◆ **Assignment**:
An exact printout of all the entries is required.
___ Data to examine
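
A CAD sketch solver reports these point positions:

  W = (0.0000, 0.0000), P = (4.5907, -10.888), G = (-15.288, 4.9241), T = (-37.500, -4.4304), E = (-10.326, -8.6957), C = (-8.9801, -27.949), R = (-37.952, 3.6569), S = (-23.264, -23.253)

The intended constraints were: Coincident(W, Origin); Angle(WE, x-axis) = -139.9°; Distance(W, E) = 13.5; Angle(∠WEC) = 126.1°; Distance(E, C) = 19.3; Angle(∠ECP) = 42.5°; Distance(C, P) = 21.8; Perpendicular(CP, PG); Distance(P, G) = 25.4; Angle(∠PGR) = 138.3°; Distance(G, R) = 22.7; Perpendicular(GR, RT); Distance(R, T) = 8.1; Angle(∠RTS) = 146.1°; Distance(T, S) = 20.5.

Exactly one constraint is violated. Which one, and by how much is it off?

Distance(T, S) = 20.5 — off by 3.10.

W = (0.00, 0.00) ✓; WE at -139.9° ✓; |WE| = 13.50 ✓; ∠WEC = 126.1° ✓; |EC| = 19.30 ✓; ∠ECP = 42.50° ✓; |CP| = 21.80 ✓; ∠(CP, PG) = 90.00° ✓; |PG| = 25.40 ✓; ∠PGR = 138.3° ✓; |GR| = 22.70 ✓; ∠(GR, RT) = 90.00° ✓; |RT| = 8.100 ✓; ∠RTS = 146.1° ✓; |TS| = 23.60 ✗.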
______
◆ **Task result**:
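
A CAD sketch solver reports these point positions:

  W = (0.0000, 0.0000), P = (4.5907, -10.888), G = (-15.288, 4.9241), T = (-37.500, -4.4304), E = (-10.326, -8.6957), C = (-8.9801, -27.949), R = (-37.952, 3.6569), S = (-23.264, -23.253)

The intended constraints were: Coincident(W, Origin); Angle(WE, x-axis) = -139.9°; Distance(W, E) = 13.5; Angle(∠WEC) = 126.1°; Distance(E, C) = 19.3; Angle(∠ECP) = 42.5°; Distance(C, P) = 21.8; Perpendicular(CP, PG); Distance(P, G) = 25.4; Angle(∠PGR) = 138.3°; Distance(G, R) = 22.7; Perpendicular(GR, RT); Distance(R, T) = 8.1; Angle(∠RTS) = 146.1°; Distance(T, S) = 20.5.

Exactly one constraint is violated. Which one, and by how much is it off?

Distance(T, S) = 20.5 — off by 3.10.

W = (0.00, 0.00) ✓; WE at -139.9° ✓; |WE| = 13.50 ✓; ∠WEC = 126.1° ✓; |EC| = 19.30 ✓; ∠ECP = 42.50° ✓; |CP| = 21.80 ✓; ∠(CP, PG) = 90.00° ✓; |PG| = 25.40 ✓; ∠PGR = 138.3° ✓; |GR| = 22.70 ✓; ∠(GR, RT) = 90.00° ✓; |RT| = 8.100 ✓; ∠RTS = 146.1° ✓; |TS| = 23.60 ✗.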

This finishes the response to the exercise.